## What the task requires
Please repeat the lines below, exactly and only, from the one that holds "- Where there" through the one that holds "- Uma (living)".

================

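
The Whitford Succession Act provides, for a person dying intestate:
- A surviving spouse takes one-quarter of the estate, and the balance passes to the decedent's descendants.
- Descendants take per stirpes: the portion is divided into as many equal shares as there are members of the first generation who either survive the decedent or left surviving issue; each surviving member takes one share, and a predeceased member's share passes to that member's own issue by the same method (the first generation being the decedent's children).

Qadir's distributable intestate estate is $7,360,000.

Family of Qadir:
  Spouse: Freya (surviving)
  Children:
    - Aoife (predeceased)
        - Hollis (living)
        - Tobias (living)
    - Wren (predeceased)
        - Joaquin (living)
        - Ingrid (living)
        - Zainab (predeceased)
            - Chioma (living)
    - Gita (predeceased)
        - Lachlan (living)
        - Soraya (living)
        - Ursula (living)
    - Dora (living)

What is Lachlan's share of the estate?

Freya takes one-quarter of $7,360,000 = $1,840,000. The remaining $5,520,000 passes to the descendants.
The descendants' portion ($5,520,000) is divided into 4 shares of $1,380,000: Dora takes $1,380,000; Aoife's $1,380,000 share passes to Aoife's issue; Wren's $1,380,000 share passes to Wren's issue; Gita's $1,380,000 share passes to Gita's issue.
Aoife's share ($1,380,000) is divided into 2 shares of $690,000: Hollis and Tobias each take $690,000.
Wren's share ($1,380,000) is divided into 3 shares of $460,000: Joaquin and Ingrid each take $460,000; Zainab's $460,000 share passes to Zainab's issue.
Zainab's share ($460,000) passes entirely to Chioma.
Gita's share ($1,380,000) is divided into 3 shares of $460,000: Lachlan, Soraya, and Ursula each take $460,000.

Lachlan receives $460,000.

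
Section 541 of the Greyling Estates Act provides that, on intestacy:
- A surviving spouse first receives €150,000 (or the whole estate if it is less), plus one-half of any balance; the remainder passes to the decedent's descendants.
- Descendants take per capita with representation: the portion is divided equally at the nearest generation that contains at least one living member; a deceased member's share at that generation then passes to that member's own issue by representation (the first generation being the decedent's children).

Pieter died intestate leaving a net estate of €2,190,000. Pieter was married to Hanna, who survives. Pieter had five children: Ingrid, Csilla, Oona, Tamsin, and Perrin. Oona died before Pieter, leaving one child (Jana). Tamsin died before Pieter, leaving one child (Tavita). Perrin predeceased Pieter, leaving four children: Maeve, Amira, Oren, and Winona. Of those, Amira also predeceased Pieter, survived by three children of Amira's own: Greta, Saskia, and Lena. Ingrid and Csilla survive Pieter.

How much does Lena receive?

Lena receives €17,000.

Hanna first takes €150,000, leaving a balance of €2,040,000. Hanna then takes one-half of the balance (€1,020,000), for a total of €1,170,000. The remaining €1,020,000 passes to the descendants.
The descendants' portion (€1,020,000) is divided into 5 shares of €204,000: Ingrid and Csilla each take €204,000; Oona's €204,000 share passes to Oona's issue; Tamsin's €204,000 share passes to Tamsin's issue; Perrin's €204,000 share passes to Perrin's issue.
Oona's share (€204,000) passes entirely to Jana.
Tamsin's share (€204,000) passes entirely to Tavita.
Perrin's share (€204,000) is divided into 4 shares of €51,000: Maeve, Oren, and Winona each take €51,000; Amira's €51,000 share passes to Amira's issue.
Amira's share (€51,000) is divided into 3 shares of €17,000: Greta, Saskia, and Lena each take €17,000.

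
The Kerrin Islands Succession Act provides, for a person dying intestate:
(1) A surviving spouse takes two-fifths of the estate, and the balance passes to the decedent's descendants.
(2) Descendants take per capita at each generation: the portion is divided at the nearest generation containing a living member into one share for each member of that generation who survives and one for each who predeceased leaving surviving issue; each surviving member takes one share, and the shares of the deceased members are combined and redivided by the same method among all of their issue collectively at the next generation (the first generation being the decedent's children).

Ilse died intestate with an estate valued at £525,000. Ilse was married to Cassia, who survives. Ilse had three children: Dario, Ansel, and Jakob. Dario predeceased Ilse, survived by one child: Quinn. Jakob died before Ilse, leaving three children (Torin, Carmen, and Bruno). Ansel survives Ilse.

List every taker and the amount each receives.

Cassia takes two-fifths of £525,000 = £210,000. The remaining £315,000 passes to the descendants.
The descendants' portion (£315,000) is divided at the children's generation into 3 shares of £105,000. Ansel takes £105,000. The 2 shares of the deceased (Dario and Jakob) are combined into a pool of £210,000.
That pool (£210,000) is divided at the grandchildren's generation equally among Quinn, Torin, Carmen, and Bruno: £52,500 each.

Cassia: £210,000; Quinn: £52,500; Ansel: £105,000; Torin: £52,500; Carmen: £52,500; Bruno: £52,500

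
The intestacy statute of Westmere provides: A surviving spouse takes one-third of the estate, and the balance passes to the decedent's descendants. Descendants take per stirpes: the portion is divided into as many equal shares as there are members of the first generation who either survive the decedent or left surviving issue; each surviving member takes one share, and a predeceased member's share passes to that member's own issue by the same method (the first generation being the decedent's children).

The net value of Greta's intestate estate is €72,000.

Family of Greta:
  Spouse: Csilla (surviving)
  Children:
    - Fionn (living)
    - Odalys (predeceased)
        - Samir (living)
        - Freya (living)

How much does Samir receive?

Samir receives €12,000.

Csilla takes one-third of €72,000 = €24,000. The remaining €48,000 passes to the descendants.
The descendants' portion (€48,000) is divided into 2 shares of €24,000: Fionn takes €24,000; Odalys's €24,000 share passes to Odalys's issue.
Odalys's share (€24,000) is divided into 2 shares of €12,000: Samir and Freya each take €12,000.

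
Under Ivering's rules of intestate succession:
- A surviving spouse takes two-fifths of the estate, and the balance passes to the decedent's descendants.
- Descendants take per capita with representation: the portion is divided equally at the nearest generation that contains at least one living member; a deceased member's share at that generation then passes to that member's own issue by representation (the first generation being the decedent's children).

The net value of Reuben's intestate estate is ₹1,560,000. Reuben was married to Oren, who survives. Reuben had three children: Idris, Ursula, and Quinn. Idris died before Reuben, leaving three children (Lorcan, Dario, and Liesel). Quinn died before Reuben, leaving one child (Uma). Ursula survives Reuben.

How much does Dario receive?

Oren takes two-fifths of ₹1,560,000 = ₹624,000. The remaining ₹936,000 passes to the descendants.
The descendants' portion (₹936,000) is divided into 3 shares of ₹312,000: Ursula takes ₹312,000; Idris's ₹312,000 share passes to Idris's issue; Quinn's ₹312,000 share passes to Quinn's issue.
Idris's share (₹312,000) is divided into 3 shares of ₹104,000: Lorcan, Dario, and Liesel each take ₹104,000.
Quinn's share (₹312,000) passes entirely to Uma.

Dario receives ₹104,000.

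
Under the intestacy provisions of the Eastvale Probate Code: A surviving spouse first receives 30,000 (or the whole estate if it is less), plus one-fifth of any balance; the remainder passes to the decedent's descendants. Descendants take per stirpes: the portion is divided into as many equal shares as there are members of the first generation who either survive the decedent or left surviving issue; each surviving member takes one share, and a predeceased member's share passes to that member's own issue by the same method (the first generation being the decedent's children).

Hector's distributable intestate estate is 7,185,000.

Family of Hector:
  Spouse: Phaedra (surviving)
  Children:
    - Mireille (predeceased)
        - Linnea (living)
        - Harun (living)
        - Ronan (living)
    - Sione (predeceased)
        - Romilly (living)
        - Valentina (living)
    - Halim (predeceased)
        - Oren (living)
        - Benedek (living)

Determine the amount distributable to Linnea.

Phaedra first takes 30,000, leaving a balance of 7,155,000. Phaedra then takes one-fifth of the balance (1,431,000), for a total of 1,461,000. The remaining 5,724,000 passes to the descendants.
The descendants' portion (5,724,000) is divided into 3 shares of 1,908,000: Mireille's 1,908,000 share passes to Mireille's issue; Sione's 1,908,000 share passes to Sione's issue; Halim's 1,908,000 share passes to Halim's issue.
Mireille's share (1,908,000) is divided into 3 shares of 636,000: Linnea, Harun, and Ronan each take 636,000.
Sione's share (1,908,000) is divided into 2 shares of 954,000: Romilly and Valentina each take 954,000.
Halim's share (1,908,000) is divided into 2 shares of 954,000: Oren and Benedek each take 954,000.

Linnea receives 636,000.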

================

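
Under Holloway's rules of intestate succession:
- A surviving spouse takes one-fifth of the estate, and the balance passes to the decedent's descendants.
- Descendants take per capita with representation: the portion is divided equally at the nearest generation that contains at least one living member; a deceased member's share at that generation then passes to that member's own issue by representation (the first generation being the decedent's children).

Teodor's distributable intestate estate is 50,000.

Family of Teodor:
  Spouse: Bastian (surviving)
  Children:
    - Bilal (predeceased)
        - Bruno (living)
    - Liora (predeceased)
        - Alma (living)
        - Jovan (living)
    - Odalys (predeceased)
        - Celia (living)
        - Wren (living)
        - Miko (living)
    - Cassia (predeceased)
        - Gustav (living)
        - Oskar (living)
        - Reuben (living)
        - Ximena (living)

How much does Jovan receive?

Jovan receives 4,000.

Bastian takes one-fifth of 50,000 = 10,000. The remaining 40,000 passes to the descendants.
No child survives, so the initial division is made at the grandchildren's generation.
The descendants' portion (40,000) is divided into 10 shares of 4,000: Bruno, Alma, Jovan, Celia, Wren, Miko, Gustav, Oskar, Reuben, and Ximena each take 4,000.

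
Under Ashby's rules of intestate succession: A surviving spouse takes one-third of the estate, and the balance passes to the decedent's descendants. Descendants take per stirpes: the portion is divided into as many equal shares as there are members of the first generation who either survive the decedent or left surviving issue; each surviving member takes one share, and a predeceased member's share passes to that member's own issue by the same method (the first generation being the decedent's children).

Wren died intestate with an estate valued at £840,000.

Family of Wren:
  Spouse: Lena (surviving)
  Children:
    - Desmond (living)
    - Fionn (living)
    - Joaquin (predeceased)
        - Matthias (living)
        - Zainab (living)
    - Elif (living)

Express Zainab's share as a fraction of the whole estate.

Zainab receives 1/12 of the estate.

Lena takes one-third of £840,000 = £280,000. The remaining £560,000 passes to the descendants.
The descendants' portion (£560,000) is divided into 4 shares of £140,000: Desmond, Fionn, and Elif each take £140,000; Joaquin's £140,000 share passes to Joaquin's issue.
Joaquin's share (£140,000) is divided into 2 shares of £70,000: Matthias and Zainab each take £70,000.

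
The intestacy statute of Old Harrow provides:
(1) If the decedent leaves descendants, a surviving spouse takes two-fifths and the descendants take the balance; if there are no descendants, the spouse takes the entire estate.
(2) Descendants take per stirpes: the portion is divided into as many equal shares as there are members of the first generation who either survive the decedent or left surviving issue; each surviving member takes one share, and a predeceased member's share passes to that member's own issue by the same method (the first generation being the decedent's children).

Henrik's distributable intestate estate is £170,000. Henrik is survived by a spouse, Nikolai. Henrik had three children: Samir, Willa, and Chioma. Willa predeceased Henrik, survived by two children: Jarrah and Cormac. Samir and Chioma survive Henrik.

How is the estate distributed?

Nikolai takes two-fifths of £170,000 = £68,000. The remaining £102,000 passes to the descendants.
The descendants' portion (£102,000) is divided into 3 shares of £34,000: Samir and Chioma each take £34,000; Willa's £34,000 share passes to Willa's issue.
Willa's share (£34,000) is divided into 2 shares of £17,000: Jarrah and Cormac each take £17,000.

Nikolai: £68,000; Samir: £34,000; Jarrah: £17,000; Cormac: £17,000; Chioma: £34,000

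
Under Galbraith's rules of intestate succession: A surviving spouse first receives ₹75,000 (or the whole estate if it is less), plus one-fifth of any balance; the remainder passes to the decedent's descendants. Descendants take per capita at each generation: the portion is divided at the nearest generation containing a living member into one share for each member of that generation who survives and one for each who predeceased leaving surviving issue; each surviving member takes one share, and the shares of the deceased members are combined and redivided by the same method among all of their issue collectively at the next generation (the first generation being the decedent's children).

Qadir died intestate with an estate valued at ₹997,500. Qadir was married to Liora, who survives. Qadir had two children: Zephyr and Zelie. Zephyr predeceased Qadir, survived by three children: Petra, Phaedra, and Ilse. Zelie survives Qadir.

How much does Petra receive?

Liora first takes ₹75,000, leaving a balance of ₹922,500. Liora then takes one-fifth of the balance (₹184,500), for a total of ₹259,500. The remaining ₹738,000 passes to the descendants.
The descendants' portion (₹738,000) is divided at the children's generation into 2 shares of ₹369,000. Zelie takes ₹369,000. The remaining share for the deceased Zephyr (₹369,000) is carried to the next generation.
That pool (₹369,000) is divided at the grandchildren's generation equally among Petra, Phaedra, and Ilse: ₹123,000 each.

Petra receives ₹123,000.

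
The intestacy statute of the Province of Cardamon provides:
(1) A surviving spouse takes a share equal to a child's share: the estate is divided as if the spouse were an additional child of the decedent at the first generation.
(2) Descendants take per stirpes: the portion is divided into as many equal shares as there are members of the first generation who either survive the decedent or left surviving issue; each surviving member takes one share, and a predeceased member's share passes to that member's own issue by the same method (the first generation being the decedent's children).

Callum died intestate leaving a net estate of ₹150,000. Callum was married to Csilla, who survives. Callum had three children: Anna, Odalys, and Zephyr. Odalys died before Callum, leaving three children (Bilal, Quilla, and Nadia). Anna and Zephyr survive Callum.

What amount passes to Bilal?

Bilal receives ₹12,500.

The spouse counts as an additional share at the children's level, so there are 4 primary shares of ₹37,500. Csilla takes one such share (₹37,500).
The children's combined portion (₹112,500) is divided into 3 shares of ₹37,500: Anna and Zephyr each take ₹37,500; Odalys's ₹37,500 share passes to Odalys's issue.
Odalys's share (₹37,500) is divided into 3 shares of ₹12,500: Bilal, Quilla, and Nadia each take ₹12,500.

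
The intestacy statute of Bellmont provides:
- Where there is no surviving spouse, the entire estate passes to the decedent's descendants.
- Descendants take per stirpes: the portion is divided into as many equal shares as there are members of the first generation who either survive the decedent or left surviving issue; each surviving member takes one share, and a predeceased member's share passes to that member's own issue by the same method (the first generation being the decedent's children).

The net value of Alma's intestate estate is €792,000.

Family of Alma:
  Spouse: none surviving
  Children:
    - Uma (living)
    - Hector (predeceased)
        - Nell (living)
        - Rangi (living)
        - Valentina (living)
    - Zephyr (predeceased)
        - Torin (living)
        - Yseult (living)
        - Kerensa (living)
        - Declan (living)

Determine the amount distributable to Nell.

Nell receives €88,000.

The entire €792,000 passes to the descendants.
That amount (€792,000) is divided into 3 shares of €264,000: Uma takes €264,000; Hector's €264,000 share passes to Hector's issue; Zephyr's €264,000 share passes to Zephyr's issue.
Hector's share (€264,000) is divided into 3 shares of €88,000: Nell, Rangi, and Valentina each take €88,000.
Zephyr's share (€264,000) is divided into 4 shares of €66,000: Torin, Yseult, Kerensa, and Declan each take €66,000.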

================

## Response below
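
- Where there is no surviving spouse, the entire estate passes to the decedent's descendants.
- Descendants take per stirpes: the portion is divided into as many equal shares as there are members of the first generation who either survive the decedent or left surviving issue; each surviving member takes one share, and a predeceased member's share passes to that member's own issue by the same method (the first generation being the decedent's children).

The net value of Alma's intestate estate is €792,000.

Family of Alma:
  Spouse: none surviving
  Children:
    - Uma (living)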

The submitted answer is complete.